> **Task description**: Copy every record exactly as it appears in the data below.

> **Extracted data**:
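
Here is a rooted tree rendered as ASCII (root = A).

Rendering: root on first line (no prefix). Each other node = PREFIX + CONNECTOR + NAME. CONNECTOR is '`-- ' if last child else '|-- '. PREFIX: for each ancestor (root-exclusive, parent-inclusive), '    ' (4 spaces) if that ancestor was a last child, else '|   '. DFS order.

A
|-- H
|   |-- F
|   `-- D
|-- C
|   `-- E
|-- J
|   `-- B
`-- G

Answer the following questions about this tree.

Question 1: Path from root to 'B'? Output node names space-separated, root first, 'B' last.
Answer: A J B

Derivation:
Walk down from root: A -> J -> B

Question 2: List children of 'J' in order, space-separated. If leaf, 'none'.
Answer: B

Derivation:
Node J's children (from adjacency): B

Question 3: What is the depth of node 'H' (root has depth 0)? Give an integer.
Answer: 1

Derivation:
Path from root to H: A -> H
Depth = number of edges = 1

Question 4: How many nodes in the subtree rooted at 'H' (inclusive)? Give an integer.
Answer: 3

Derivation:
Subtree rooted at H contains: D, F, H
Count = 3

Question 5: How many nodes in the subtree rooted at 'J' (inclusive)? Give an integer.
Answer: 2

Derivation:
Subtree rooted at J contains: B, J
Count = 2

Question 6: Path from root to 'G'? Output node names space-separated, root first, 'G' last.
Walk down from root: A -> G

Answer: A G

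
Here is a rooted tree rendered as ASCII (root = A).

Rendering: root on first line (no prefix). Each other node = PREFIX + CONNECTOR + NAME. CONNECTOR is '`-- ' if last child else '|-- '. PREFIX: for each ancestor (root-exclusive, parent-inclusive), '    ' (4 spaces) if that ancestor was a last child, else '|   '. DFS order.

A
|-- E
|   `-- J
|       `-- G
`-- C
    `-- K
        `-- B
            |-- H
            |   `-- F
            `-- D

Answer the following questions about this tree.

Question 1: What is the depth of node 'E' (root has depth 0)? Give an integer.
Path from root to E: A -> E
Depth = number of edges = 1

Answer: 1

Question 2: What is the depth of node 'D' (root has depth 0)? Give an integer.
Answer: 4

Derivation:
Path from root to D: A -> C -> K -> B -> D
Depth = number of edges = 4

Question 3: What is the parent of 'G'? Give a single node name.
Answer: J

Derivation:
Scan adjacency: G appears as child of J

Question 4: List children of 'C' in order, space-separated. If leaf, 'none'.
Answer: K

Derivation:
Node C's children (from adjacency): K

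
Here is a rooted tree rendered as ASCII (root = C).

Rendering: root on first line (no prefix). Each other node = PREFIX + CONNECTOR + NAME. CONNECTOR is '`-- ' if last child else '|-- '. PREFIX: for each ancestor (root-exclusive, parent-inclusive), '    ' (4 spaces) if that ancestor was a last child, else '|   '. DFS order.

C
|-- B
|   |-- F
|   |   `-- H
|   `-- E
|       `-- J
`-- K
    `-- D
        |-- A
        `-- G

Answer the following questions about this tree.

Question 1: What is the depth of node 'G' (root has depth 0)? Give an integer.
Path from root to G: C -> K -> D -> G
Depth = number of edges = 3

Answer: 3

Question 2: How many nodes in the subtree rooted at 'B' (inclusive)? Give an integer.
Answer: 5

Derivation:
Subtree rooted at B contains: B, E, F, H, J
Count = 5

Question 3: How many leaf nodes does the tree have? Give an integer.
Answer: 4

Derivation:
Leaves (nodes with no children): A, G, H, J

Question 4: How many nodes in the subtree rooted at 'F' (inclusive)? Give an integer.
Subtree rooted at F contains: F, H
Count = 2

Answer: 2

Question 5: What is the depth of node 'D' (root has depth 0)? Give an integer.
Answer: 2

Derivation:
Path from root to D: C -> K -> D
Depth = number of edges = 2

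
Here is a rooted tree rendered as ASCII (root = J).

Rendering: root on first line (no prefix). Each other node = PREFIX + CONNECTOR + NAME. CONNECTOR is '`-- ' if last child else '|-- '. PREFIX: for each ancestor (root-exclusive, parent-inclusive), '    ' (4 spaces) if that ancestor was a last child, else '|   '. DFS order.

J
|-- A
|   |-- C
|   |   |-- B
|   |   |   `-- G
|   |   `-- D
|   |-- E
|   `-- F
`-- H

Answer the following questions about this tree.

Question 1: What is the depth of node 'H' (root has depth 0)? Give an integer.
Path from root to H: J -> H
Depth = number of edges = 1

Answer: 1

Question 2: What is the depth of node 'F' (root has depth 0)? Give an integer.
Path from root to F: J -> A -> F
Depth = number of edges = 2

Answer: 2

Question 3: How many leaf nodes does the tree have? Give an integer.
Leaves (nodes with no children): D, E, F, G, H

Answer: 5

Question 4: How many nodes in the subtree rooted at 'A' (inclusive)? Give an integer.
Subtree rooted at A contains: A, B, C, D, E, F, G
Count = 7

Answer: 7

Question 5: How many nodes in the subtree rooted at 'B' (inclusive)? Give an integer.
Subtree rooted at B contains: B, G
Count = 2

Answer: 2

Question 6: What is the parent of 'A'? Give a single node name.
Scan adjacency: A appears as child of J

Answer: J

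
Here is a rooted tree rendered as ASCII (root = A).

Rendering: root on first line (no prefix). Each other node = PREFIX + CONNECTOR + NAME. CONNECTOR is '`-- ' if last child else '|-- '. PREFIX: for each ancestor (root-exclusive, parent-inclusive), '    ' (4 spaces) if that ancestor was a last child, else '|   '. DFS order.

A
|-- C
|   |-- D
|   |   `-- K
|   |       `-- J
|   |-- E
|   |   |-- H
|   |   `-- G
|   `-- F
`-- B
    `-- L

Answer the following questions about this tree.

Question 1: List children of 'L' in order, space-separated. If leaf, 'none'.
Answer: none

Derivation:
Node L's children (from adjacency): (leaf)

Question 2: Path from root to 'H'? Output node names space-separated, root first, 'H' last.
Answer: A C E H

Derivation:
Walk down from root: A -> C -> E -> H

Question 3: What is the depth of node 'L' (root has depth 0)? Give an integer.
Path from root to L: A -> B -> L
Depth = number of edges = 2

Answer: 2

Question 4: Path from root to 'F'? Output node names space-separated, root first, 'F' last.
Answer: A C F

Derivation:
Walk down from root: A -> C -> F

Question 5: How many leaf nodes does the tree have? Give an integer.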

> **Exercise solution**:
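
Here is a rooted tree rendered as ASCII (root = A).

Rendering: root on first line (no prefix). Each other node = PREFIX + CONNECTOR + NAME. CONNECTOR is '`-- ' if last child else '|-- '. PREFIX: for each ancestor (root-exclusive, parent-inclusive), '    ' (4 spaces) if that ancestor was a last child, else '|   '. DFS order.

A
|-- H
|   |-- F
|   `-- D
|-- C
|   `-- E
|-- J
|   `-- B
`-- G

Answer the following questions about this tree.

Question 1: Path from root to 'B'? Output node names space-separated, root first, 'B' last.
Answer: A J B

Derivation:
Walk down from root: A -> J -> B

Question 2: List children of 'J' in order, space-separated. If leaf, 'none'.
Answer: B

Derivation:
Node J's children (from adjacency): B

Question 3: What is the depth of node 'H' (root has depth 0)? Give an integer.
Answer: 1

Derivation:
Path from root to H: A -> H
Depth = number of edges = 1

Question 4: How many nodes in the subtree rooted at 'H' (inclusive)? Give an integer.
Answer: 3

Derivation:
Subtree rooted at H contains: D, F, H
Count = 3

Question 5: How many nodes in the subtree rooted at 'J' (inclusive)? Give an integer.
Answer: 2

Derivation:
Subtree rooted at J contains: B, J
Count = 2

Question 6: Path from root to 'G'? Output node names space-separated, root first, 'G' last.
Walk down from root: A -> G

Answer: A G

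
Here is a rooted tree rendered as ASCII (root = A).

Rendering: root on first line (no prefix). Each other node = PREFIX + CONNECTOR + NAME. CONNECTOR is '`-- ' if last child else '|-- '. PREFIX: for each ancestor (root-exclusive, parent-inclusive), '    ' (4 spaces) if that ancestor was a last child, else '|   '. DFS order.

A
|-- E
|   `-- J
|       `-- G
`-- C
    `-- K
        `-- B
            |-- H
            |   `-- F
            `-- D

Answer the following questions about this tree.

Question 1: What is the depth of node 'E' (root has depth 0)? Give an integer.
Path from root to E: A -> E
Depth = number of edges = 1

Answer: 1

Question 2: What is the depth of node 'D' (root has depth 0)? Give an integer.
Answer: 4

Derivation:
Path from root to D: A -> C -> K -> B -> D
Depth = number of edges = 4

Question 3: What is the parent of 'G'? Give a single node name.
Answer: J

Derivation:
Scan adjacency: G appears as child of J

Question 4: List children of 'C' in order, space-separated. If leaf, 'none'.
Answer: K

Derivation:
Node C's children (from adjacency): K

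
Here is a rooted tree rendered as ASCII (root = C).

Rendering: root on first line (no prefix). Each other node = PREFIX + CONNECTOR + NAME. CONNECTOR is '`-- ' if last child else '|-- '. PREFIX: for each ancestor (root-exclusive, parent-inclusive), '    ' (4 spaces) if that ancestor was a last child, else '|   '. DFS order.

C
|-- B
|   |-- F
|   |   `-- H
|   `-- E
|       `-- J
`-- K
    `-- D
        |-- A
        `-- G

Answer the following questions about this tree.

Question 1: What is the depth of node 'G' (root has depth 0)? Give an integer.
Path from root to G: C -> K -> D -> G
Depth = number of edges = 3

Answer: 3

Question 2: How many nodes in the subtree rooted at 'B' (inclusive)? Give an integer.
Answer: 5

Derivation:
Subtree rooted at B contains: B, E, F, H, J
Count = 5

Question 3: How many leaf nodes does the tree have? Give an integer.
Answer: 4

Derivation:
Leaves (nodes with no children): A, G, H, J

Question 4: How many nodes in the subtree rooted at 'F' (inclusive)? Give an integer.
Subtree rooted at F contains: F, H
Count = 2

Answer: 2

Question 5: What is the depth of node 'D' (root has depth 0)? Give an integer.
Answer: 2

Derivation:
Path from root to D: C -> K -> D
Depth = number of edges = 2

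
Here is a rooted tree rendered as ASCII (root = J).

Rendering: root on first line (no prefix). Each other node = PREFIX + CONNECTOR + NAME. CONNECTOR is '`-- ' if last child else '|-- '. PREFIX: for each ancestor (root-exclusive, parent-inclusive), '    ' (4 spaces) if that ancestor was a last child, else '|   '. DFS order.

J
|-- A
|   |-- C
|   |   |-- B
|   |   |   `-- G
|   |   `-- D
|   |-- E
|   `-- F
`-- H

Answer the following questions about this tree.

Question 1: What is the depth of node 'H' (root has depth 0)? Give an integer.
Path from root to H: J -> H
Depth = number of edges = 1

Answer: 1

Question 2: What is the depth of node 'F' (root has depth 0)? Give an integer.
Path from root to F: J -> A -> F
Depth = number of edges = 2

Answer: 2

Question 3: How many leaf nodes does the tree have? Give an integer.
Leaves (nodes with no children): D, E, F, G, H

Answer: 5

Question 4: How many nodes in the subtree rooted at 'A' (inclusive)? Give an integer.
Subtree rooted at A contains: A, B, C, D, E, F, G
Count = 7

Answer: 7

Question 5: How many nodes in the subtree rooted at 'B' (inclusive)? Give an integer.
Subtree rooted at B contains: B, G
Count = 2

Answer: 2

Question 6: What is the parent of 'A'? Give a single node name.
Scan adjacency: A appears as child of J

Answer: J

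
Here is a rooted tree rendered as ASCII (root = A).

Rendering: root on first line (no prefix). Each other node = PREFIX + CONNECTOR + NAME. CONNECTOR is '`-- ' if last child else '|-- '. PREFIX: for each ancestor (root-exclusive, parent-inclusive), '    ' (4 spaces) if that ancestor was a last child, else '|   '. DFS order.

A
|-- C
|   |-- D
|   |   `-- K
|   |       `-- J
|   |-- E
|   |   |-- H
|   |   `-- G
|   `-- F
`-- B
    `-- L

Answer the following questions about this tree.

Question 1: List children of 'L' in order, space-separated. If leaf, 'none'.
Answer: none

Derivation:
Node L's children (from adjacency): (leaf)

Question 2: Path from root to 'H'? Output node names space-separated, root first, 'H' last.
Answer: A C E H

Derivation:
Walk down from root: A -> C -> E -> H

Question 3: What is the depth of node 'L' (root has depth 0)? Give an integer.
Path from root to L: A -> B -> L
Depth = number of edges = 2

Answer: 2

Question 4: Path from root to 'F'? Output node names space-separated, root first, 'F' last.
Answer: A C F

Derivation:
Walk down from root: A -> C -> F

Question 5: How many leaf nodes does the tree have? Give an integer.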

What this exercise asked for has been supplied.